*** Opening of Supplied information ***

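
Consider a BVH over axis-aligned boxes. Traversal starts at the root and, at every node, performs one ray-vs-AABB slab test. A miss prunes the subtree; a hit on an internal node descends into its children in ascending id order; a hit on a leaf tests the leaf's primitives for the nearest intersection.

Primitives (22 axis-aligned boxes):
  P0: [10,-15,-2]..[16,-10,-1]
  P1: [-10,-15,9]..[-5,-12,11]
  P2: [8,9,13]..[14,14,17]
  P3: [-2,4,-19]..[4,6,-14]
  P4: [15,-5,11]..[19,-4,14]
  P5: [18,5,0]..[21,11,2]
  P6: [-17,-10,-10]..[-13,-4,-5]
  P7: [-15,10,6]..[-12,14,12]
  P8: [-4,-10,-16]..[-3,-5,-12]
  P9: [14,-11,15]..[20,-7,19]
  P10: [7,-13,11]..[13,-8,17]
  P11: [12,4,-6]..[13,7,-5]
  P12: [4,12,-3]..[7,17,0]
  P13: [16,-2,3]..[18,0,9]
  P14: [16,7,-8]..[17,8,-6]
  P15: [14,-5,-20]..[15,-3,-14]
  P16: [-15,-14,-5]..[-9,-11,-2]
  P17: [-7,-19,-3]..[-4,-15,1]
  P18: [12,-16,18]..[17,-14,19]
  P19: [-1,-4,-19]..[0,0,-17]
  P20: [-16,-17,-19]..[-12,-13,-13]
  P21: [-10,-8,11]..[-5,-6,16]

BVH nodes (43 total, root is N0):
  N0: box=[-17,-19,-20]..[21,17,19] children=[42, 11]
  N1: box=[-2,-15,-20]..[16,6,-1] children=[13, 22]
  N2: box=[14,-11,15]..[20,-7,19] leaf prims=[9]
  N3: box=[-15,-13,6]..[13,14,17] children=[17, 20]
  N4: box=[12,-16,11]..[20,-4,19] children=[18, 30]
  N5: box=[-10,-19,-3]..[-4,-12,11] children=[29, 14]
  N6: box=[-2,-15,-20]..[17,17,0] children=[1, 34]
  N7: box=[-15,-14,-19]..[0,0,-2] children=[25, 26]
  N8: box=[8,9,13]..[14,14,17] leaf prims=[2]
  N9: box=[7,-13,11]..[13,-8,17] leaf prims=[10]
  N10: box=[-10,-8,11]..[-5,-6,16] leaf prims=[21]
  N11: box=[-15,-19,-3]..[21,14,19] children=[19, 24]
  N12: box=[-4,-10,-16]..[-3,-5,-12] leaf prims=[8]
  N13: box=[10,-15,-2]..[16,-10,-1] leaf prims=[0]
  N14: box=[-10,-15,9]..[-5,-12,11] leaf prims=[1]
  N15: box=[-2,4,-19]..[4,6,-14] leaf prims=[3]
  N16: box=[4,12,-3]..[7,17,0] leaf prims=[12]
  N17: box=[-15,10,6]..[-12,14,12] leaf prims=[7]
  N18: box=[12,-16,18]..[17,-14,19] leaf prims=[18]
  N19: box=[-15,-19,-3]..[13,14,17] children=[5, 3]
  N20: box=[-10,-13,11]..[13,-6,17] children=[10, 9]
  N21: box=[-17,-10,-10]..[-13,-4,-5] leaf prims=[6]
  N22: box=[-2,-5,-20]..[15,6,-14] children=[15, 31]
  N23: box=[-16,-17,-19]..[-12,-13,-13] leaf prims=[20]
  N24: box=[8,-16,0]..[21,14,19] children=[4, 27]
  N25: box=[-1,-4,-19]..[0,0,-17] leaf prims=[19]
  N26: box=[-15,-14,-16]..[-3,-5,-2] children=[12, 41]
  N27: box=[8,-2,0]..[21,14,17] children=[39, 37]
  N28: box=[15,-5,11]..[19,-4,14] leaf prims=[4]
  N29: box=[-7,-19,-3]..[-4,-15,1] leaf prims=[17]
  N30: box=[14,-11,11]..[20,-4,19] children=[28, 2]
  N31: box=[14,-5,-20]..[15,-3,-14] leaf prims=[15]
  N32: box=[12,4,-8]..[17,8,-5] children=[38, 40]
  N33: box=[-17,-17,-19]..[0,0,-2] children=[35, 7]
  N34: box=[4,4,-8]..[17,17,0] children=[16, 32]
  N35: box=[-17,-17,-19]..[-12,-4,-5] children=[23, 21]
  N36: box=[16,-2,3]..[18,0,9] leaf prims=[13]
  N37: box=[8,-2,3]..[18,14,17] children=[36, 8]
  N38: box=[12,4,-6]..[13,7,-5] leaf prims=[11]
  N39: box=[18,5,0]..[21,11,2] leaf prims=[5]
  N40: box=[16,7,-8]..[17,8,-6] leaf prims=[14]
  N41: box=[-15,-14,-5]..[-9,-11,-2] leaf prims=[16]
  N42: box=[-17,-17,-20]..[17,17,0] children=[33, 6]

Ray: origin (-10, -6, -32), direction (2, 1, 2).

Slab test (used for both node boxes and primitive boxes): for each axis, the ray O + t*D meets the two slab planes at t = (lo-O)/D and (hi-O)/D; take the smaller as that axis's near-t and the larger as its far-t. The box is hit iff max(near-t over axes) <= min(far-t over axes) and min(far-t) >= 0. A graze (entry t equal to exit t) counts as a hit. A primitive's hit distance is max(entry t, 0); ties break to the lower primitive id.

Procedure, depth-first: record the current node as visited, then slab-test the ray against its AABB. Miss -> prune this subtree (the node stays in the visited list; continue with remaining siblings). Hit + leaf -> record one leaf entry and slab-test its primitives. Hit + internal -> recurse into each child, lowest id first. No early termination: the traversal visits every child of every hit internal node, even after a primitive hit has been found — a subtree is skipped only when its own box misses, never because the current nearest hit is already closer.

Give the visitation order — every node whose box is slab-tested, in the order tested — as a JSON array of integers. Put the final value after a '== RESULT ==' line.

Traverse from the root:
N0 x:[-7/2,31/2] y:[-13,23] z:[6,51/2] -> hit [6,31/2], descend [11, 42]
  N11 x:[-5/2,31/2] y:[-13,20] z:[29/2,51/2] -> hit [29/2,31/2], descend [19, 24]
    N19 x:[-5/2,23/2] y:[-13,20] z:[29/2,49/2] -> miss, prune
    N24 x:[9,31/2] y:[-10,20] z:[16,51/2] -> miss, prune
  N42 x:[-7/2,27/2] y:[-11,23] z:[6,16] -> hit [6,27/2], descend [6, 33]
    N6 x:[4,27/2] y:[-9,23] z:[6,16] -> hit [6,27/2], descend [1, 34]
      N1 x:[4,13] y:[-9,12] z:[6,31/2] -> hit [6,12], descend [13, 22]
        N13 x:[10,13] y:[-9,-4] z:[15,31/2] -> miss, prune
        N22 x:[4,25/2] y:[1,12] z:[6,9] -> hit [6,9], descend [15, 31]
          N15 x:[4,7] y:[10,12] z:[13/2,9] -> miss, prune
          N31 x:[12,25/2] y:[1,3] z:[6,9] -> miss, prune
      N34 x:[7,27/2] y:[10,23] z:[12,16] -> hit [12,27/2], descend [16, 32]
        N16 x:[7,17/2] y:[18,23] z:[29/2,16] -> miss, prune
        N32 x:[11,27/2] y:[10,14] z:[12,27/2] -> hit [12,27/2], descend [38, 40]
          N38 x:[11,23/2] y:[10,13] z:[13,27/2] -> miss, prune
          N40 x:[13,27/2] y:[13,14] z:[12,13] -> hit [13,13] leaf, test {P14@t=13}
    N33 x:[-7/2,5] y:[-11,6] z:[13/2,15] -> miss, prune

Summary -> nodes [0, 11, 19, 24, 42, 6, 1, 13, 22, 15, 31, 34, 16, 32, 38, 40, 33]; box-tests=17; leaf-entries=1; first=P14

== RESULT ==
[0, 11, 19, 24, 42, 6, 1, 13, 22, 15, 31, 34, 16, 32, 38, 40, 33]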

*** Close of Supplied information ***

[Your objective] Please copy out the preceding data in full, exactly as written.

[Answer to this exercise]
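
Consider a BVH over axis-aligned boxes. Traversal starts at the root and, at every node, performs one ray-vs-AABB slab test. A miss prunes the subtree; a hit on an internal node descends into its children in ascending id order; a hit on a leaf tests the leaf's primitives for the nearest intersection.

Primitives (22 axis-aligned boxes):
  P0: [10,-15,-2]..[16,-10,-1]
  P1: [-10,-15,9]..[-5,-12,11]
  P2: [8,9,13]..[14,14,17]
  P3: [-2,4,-19]..[4,6,-14]
  P4: [15,-5,11]..[19,-4,14]
  P5: [18,5,0]..[21,11,2]
  P6: [-17,-10,-10]..[-13,-4,-5]
  P7: [-15,10,6]..[-12,14,12]
  P8: [-4,-10,-16]..[-3,-5,-12]
  P9: [14,-11,15]..[20,-7,19]
  P10: [7,-13,11]..[13,-8,17]
  P11: [12,4,-6]..[13,7,-5]
  P12: [4,12,-3]..[7,17,0]
  P13: [16,-2,3]..[18,0,9]
  P14: [16,7,-8]..[17,8,-6]
  P15: [14,-5,-20]..[15,-3,-14]
  P16: [-15,-14,-5]..[-9,-11,-2]
  P17: [-7,-19,-3]..[-4,-15,1]
  P18: [12,-16,18]..[17,-14,19]
  P19: [-1,-4,-19]..[0,0,-17]
  P20: [-16,-17,-19]..[-12,-13,-13]
  P21: [-10,-8,11]..[-5,-6,16]

BVH nodes (43 total, root is N0):
  N0: box=[-17,-19,-20]..[21,17,19] children=[42, 11]
  N1: box=[-2,-15,-20]..[16,6,-1] children=[13, 22]
  N2: box=[14,-11,15]..[20,-7,19] leaf prims=[9]
  N3: box=[-15,-13,6]..[13,14,17] children=[17, 20]
  N4: box=[12,-16,11]..[20,-4,19] children=[18, 30]
  N5: box=[-10,-19,-3]..[-4,-12,11] children=[29, 14]
  N6: box=[-2,-15,-20]..[17,17,0] children=[1, 34]
  N7: box=[-15,-14,-19]..[0,0,-2] children=[25, 26]
  N8: box=[8,9,13]..[14,14,17] leaf prims=[2]
  N9: box=[7,-13,11]..[13,-8,17] leaf prims=[10]
  N10: box=[-10,-8,11]..[-5,-6,16] leaf prims=[21]
  N11: box=[-15,-19,-3]..[21,14,19] children=[19, 24]
  N12: box=[-4,-10,-16]..[-3,-5,-12] leaf prims=[8]
  N13: box=[10,-15,-2]..[16,-10,-1] leaf prims=[0]
  N14: box=[-10,-15,9]..[-5,-12,11] leaf prims=[1]
  N15: box=[-2,4,-19]..[4,6,-14] leaf prims=[3]
  N16: box=[4,12,-3]..[7,17,0] leaf prims=[12]
  N17: box=[-15,10,6]..[-12,14,12] leaf prims=[7]
  N18: box=[12,-16,18]..[17,-14,19] leaf prims=[18]
  N19: box=[-15,-19,-3]..[13,14,17] children=[5, 3]
  N20: box=[-10,-13,11]..[13,-6,17] children=[10, 9]
  N21: box=[-17,-10,-10]..[-13,-4,-5] leaf prims=[6]
  N22: box=[-2,-5,-20]..[15,6,-14] children=[15, 31]
  N23: box=[-16,-17,-19]..[-12,-13,-13] leaf prims=[20]
  N24: box=[8,-16,0]..[21,14,19] children=[4, 27]
  N25: box=[-1,-4,-19]..[0,0,-17] leaf prims=[19]
  N26: box=[-15,-14,-16]..[-3,-5,-2] children=[12, 41]
  N27: box=[8,-2,0]..[21,14,17] children=[39, 37]
  N28: box=[15,-5,11]..[19,-4,14] leaf prims=[4]
  N29: box=[-7,-19,-3]..[-4,-15,1] leaf prims=[17]
  N30: box=[14,-11,11]..[20,-4,19] children=[28, 2]
  N31: box=[14,-5,-20]..[15,-3,-14] leaf prims=[15]
  N32: box=[12,4,-8]..[17,8,-5] children=[38, 40]
  N33: box=[-17,-17,-19]..[0,0,-2] children=[35, 7]
  N34: box=[4,4,-8]..[17,17,0] children=[16, 32]
  N35: box=[-17,-17,-19]..[-12,-4,-5] children=[23, 21]
  N36: box=[16,-2,3]..[18,0,9] leaf prims=[13]
  N37: box=[8,-2,3]..[18,14,17] children=[36, 8]
  N38: box=[12,4,-6]..[13,7,-5] leaf prims=[11]
  N39: box=[18,5,0]..[21,11,2] leaf prims=[5]
  N40: box=[16,7,-8]..[17,8,-6] leaf prims=[14]
  N41: box=[-15,-14,-5]..[-9,-11,-2] leaf prims=[16]
  N42: box=[-17,-17,-20]..[17,17,0] children=[33, 6]

Ray: origin (-10, -6, -32), direction (2, 1, 2).

Slab test (used for both node boxes and primitive boxes): for each axis, the ray O + t*D meets the two slab planes at t = (lo-O)/D and (hi-O)/D; take the smaller as that axis's near-t and the larger as its far-t. The box is hit iff max(near-t over axes) <= min(far-t over axes) and min(far-t) >= 0. A graze (entry t equal to exit t) counts as a hit. A primitive's hit distance is max(entry t, 0); ties break to the lower primitive id.

Procedure, depth-first: record the current node as visited, then slab-test the ray against its AABB. Miss -> prune this subtree (the node stays in the visited list; continue with remaining siblings). Hit + leaf -> record one leaf entry and slab-test its primitives. Hit + internal -> recurse into each child, lowest id first. No early termination: the traversal visits every child of every hit internal node, even after a primitive hit has been found — a subtree is skipped only when its own box misses, never because the current nearest hit is already closer.

Give the visitation order — every node whose box is slab-tested, in the order tested — as a JSON array of integers. Put the final value after a '== RESULT ==' line.

Traverse from the root:
N0 x:[-7/2,31/2] y:[-13,23] z:[6,51/2] -> hit [6,31/2], descend [11, 42]
  N11 x:[-5/2,31/2] y:[-13,20] z:[29/2,51/2] -> hit [29/2,31/2], descend [19, 24]
    N19 x:[-5/2,23/2] y:[-13,20] z:[29/2,49/2] -> miss, prune
    N24 x:[9,31/2] y:[-10,20] z:[16,51/2] -> miss, prune
  N42 x:[-7/2,27/2] y:[-11,23] z:[6,16] -> hit [6,27/2], descend [6, 33]
    N6 x:[4,27/2] y:[-9,23] z:[6,16] -> hit [6,27/2], descend [1, 34]
      N1 x:[4,13] y:[-9,12] z:[6,31/2] -> hit [6,12], descend [13, 22]
        N13 x:[10,13] y:[-9,-4] z:[15,31/2] -> miss, prune
        N22 x:[4,25/2] y:[1,12] z:[6,9] -> hit [6,9], descend [15, 31]
          N15 x:[4,7] y:[10,12] z:[13/2,9] -> miss, prune
          N31 x:[12,25/2] y:[1,3] z:[6,9] -> miss, prune
      N34 x:[7,27/2] y:[10,23] z:[12,16] -> hit [12,27/2], descend [16, 32]
        N16 x:[7,17/2] y:[18,23] z:[29/2,16] -> miss, prune
        N32 x:[11,27/2] y:[10,14] z:[12,27/2] -> hit [12,27/2], descend [38, 40]
          N38 x:[11,23/2] y:[10,13] z:[13,27/2] -> miss, prune
          N40 x:[13,27/2] y:[13,14] z:[12,13] -> hit [13,13] leaf, test {P14@t=13}
    N33 x:[-7/2,5] y:[-11,6] z:[13/2,15] -> miss, prune

Summary -> nodes [0, 11, 19, 24, 42, 6, 1, 13, 22, 15, 31, 34, 16, 32, 38, 40, 33]; box-tests=17; leaf-entries=1; first=P14

== RESULT ==
[0, 11, 19, 24, 42, 6, 1, 13, 22, 15, 31, 34, 16, 32, 38, 40, 33]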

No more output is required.